▸ What is expected
Set down exactly the lines from the one containing "At what airspeed" through the end of the records below, both included, and nothing else.

▸ Entries provided
- - - - -

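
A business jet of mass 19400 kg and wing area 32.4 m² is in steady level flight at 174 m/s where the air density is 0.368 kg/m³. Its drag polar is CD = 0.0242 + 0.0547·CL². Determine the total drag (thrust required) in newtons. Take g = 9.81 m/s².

D = 15300 N

Weight W = mg = 19400 × 9.81 = 1.9031×10^5 N; in level flight L = W.
Dynamic pressure q = 0.5 × 0.368 × 174² = 5571 Pa.
CL = 2W/(ρv²S) = 2×1.9031×10^5/(0.368×174²×32.4) = 1.054.
CD = 0.0242 + 0.0547 × 1.054² = 0.08501.
D = q·S·CD = 5571 × 32.4 × 0.08501 = 15340 N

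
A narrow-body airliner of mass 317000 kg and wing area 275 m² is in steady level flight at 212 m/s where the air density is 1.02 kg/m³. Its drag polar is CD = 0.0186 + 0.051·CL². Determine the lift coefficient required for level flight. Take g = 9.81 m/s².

In steady level flight, lift balances weight: W = mg = 317000 × 9.81 = 3.1098×10^6 N.
q = ½ρv² = ½ × 1.02 × 212² = 22920 Pa.
CL = W/(q·S) = 3.1098×10^6 / (22920 × 275) = 0.4933.

CL = 0.493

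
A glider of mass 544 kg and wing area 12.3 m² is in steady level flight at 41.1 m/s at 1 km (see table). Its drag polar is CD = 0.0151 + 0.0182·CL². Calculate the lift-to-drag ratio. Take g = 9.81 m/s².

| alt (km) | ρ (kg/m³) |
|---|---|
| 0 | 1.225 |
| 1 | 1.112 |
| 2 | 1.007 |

L/D = 24.3

At 1 km, from the table: ρ = 1.112 kg/m³.
Weight W = mg = 544 × 9.81 = 5336.6 N; in level flight L = W.
Dynamic pressure q = 0.5 × 1.112 × 41.1² = 939.2 Pa.
CL = W/(q·S) = 5336.6 / (939.2 × 12.3) = 0.462.
CD = 0.0151 + 0.0182 × 0.462² = 0.01898.
L/D = CL/CD = 0.462 / 0.01898 = 24.3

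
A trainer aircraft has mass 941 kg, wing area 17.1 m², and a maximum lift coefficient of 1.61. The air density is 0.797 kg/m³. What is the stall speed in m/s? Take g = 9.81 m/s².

V_stall = 29 m/s

At stall, lift equals weight: L = W = m·g = 941 × 9.81 = 9231 N.
From L = ½ρV²S·CL,max = W: V_stall = √(2W/(ρSCL,max)) = √(2·9231/(0.797·17.1·1.61))
V_stall = √841.4 = 29 m/s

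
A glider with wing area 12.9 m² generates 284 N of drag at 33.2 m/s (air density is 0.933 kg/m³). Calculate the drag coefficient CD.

CD = 0.0428

From D = ½ρv²S·CD, rearranging gives CD = 2D/(ρv²S).
CD = 2 × 284 / (0.933 × 33.2² × 12.9) = 0.0428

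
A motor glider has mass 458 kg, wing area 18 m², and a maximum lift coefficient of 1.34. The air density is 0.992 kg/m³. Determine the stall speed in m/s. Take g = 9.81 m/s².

V_stall = 19.4 m/s

Stall occurs when L = W at CL,max. W = mg = 458 × 9.81 = 4493 N.
From L = ½ρV²S·CL,max = W: V_stall = √(2W/(ρSCL,max)) = √(2·4493/(0.992·18·1.34))
V_stall = √375.6 = 19.4 m/s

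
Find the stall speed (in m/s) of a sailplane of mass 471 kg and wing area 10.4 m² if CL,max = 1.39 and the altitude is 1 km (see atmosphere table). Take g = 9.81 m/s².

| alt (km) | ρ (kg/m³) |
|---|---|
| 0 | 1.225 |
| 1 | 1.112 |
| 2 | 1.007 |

V_stall = 24 m/s

At 1 km, from the table: ρ = 1.112 kg/m³.
Weight W = mg = 471 × 9.81 = 4621 N.
From L = ½ρV²S·CL,max = W: V_stall = √(2W/(ρSCL,max)) = √(2·4621/(1.112·10.4·1.39))
V_stall = √574.9 = 24 m/s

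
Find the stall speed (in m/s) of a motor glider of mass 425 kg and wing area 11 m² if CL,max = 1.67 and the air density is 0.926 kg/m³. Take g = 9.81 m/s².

V_stall = 22.1 m/s

Stall occurs when L = W at CL,max. W = mg = 425 × 9.81 = 4169 N.
V_stall = √(2W/(ρ·S·CL,max)) = √(2 × 4169 / (0.926 × 11 × 1.67))
V_stall = √490.2 = 22.1 m/s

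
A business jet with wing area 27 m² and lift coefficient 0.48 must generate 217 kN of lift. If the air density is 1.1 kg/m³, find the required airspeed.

v = 174 m/s

L = ½ρv²S·CL ⇒ v = √(2L/(ρ·S·CL))
v = √(2 × 2.17×10^5 / (1.1 × 27 × 0.48)) = √30440 = 174 m/s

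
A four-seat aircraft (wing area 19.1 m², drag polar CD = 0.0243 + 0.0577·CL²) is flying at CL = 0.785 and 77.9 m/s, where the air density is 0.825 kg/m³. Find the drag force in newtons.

CD = 0.0243 + 0.0577 × 0.785² = 0.05986
D = ½ρv²S·CD = ½ × 0.825 × 77.9² × 19.1 × 0.05986 = 2860 N

D = 2860 N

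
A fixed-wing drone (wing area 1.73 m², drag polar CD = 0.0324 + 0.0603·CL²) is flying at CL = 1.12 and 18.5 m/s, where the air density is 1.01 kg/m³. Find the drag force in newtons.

D = 32.3 N

CD = 0.0324 + 0.0603 × 1.12² = 0.108
D = ½ρv²S·CD = ½ × 1.01 × 18.5² × 1.73 × 0.108 = 32.3 N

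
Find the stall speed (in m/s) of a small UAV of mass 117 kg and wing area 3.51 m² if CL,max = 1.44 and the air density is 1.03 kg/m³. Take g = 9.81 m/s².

At stall, lift equals weight: L = W = m·g = 117 × 9.81 = 1148 N.
From L = ½ρV²S·CL,max = W: V_stall = √(2W/(ρSCL,max)) = √(2·1148/(1.03·3.51·1.44))
V_stall = √440.9 = 21 m/s

V_stall = 21 m/s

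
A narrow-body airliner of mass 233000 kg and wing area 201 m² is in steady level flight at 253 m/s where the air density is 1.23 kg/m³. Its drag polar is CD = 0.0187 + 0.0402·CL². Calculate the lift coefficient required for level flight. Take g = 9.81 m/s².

In steady level flight, lift balances weight: W = mg = 233000 × 9.81 = 2.2857×10^6 N.
Dynamic pressure q = 0.5 × 1.23 × 253² = 39370 Pa.
Required CL = L/(qS) = 2.2857×10^6/(39370·201) = 0.2889.

CL = 0.289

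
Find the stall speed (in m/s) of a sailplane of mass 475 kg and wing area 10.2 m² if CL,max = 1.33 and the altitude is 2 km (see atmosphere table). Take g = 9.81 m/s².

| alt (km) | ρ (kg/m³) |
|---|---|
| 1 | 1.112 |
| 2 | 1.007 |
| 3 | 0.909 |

V_stall = 26.1 m/s

At 2 km, from the table: ρ = 1.007 kg/m³.
At stall, lift equals weight: L = W = m·g = 475 × 9.81 = 4660 N.
V_stall = √(2W/(ρ·S·CL,max)) = √(2 × 4660 / (1.007 × 10.2 × 1.33))
V_stall = √682.2 = 26.1 m/s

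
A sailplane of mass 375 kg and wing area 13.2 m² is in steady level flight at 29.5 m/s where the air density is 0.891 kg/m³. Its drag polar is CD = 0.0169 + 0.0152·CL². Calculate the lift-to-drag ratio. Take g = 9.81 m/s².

Level flight ⇒ L = W = m·g = 375 × 9.81 = 3678.8 N.
q = ½ρv² = ½ × 0.891 × 29.5² = 387.7 Pa.
Required CL = L/(qS) = 3678.8/(387.7·13.2) = 0.7188.
CD = 0.0169 + 0.0152 × 0.7188² = 0.02475.
L/D = CL/CD = 0.7188 / 0.02475 = 29

L/D = 29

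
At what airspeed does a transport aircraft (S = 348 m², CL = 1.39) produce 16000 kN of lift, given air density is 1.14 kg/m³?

L = ½ρv²S·CL ⇒ v = √(2L/(ρ·S·CL))
v = √(2 × 1.6×10^7 / (1.14 × 348 × 1.39)) = √58030 = 241 m/s

v = 241 m/s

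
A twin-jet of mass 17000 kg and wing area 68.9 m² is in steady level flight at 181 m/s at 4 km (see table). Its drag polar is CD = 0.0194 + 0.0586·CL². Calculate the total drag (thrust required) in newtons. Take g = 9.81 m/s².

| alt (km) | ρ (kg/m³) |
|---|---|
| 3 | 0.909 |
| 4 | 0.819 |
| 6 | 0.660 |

D = 19700 N

At 4 km, from the table: ρ = 0.819 kg/m³.
Weight W = mg = 17000 × 9.81 = 1.6677×10^5 N; in level flight L = W.
q = ½ρv² = ½ × 0.819 × 181² = 13420 Pa.
CL = 2W/(ρv²S) = 2×1.6677×10^5/(0.819×181²×68.9) = 0.1804.
CD = 0.0194 + 0.0586 × 0.1804² = 0.02131.
D = q·S·CD = 13420 × 68.9 × 0.02131 = 19700 N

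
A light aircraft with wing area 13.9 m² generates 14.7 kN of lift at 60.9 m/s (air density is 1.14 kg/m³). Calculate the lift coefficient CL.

CL = 0.5

From L = ½ρv²S·CL, rearranging gives CL = 2L/(ρv²S).
CL = 2 × 14700 / (1.14 × 60.9² × 13.9) = 0.5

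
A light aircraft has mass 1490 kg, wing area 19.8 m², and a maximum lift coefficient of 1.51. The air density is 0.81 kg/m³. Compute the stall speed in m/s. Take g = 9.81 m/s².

Stall occurs when L = W at CL,max. W = mg = 1490 × 9.81 = 14620 N.
From L = ½ρV²S·CL,max = W: V_stall = √(2W/(ρSCL,max)) = √(2·14620/(0.81·19.8·1.51))
V_stall = √1207 = 34.7 m/s

V_stall = 34.7 m/s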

- - - - -

▸ Solution for this problem
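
At what airspeed does a transport aircraft (S = 348 m², CL = 1.39) produce 16000 kN of lift, given air density is 1.14 kg/m³?

L = ½ρv²S·CL ⇒ v = √(2L/(ρ·S·CL))
v = √(2 × 1.6×10^7 / (1.14 × 348 × 1.39)) = √58030 = 241 m/s

v = 241 m/s

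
A twin-jet of mass 17000 kg and wing area 68.9 m² is in steady level flight at 181 m/s at 4 km (see table). Its drag polar is CD = 0.0194 + 0.0586·CL². Calculate the total drag (thrust required) in newtons. Take g = 9.81 m/s².

| alt (km) | ρ (kg/m³) |
|---|---|
| 3 | 0.909 |
| 4 | 0.819 |
| 6 | 0.660 |

D = 19700 N

At 4 km, from the table: ρ = 0.819 kg/m³.
Weight W = mg = 17000 × 9.81 = 1.6677×10^5 N; in level flight L = W.
q = ½ρv² = ½ × 0.819 × 181² = 13420 Pa.
CL = 2W/(ρv²S) = 2×1.6677×10^5/(0.819×181²×68.9) = 0.1804.
CD = 0.0194 + 0.0586 × 0.1804² = 0.02131.
D = q·S·CD = 13420 × 68.9 × 0.02131 = 19700 N

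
A light aircraft with wing area 13.9 m² generates 14.7 kN of lift at 60.9 m/s (air density is 1.14 kg/m³). Calculate the lift coefficient CL.

CL = 0.5

From L = ½ρv²S·CL, rearranging gives CL = 2L/(ρv²S).
CL = 2 × 14700 / (1.14 × 60.9² × 13.9) = 0.5

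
A light aircraft has mass 1490 kg, wing area 19.8 m², and a maximum lift coefficient of 1.51. The air density is 0.81 kg/m³. Compute the stall speed in m/s. Take g = 9.81 m/s².

Stall occurs when L = W at CL,max. W = mg = 1490 × 9.81 = 14620 N.
From L = ½ρV²S·CL,max = W: V_stall = √(2W/(ρSCL,max)) = √(2·14620/(0.81·19.8·1.51))
V_stall = √1207 = 34.7 m/s

V_stall = 34.7 m/s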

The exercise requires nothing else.